### [Work to complete]
An exact transcript of all the records is the expected answer.

### [Source data]
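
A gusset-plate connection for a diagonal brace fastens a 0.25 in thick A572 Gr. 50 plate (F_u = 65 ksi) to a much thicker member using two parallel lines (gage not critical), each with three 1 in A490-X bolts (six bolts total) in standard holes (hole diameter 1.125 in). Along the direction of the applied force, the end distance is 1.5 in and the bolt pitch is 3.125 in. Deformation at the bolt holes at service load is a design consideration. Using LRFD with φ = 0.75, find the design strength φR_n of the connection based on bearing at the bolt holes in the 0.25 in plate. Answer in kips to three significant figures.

Per bolt r_n = 1.2 l_c t F_u ≤ 2.4 d t F_u; upper limit = 2.4 × 1 × 0.25 × 65 = 39 kips.
Edge bolt: l_c = 1.5 − 1.125/2 = 0.9375 in → 1.2 × 0.9375 × 0.25 × 65 = 18.28 → r_n = 18.28 kips.
Interior bolts: l_c = 3.125 − 1.125 = 2 in → 1.2 × 2 × 0.25 × 65 = 39 → r_n = 39 kips.
R_n = 2 × 18.28 + 4 × 39 = 192.6 kips.
Design strength φR_n = 0.75 × 192.6 = 144 kips.

144 kips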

### [Your response]
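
A gusset-plate connection for a diagonal brace fastens a 0.25 in thick A572 Gr. 50 plate (F_u = 65 ksi) to a much thicker member using two parallel lines (gage not critical), each with three 1 in A490-X bolts (six bolts total) in standard holes (hole diameter 1.125 in). Along the direction of the applied force, the end distance is 1.5 in and the bolt pitch is 3.125 in. Deformation at the bolt holes at service load is a design consideration. Using LRFD with φ = 0.75, find the design strength φR_n of the connection based on bearing at the bolt holes in the 0.25 in plate. Answer in kips to three significant figures.

Per bolt r_n = 1.2 l_c t F_u ≤ 2.4 d t F_u; upper limit = 2.4 × 1 × 0.25 × 65 = 39 kips.
Edge bolt: l_c = 1.5 − 1.125/2 = 0.9375 in → 1.2 × 0.9375 × 0.25 × 65 = 18.28 → r_n = 18.28 kips.
Interior bolts: l_c = 3.125 − 1.125 = 2 in → 1.2 × 2 × 0.25 × 65 = 39 → r_n = 39 kips.
R_n = 2 × 18.28 + 4 × 39 = 192.6 kips.
Design strength φR_n = 0.75 × 192.6 = 144 kips.

144 kips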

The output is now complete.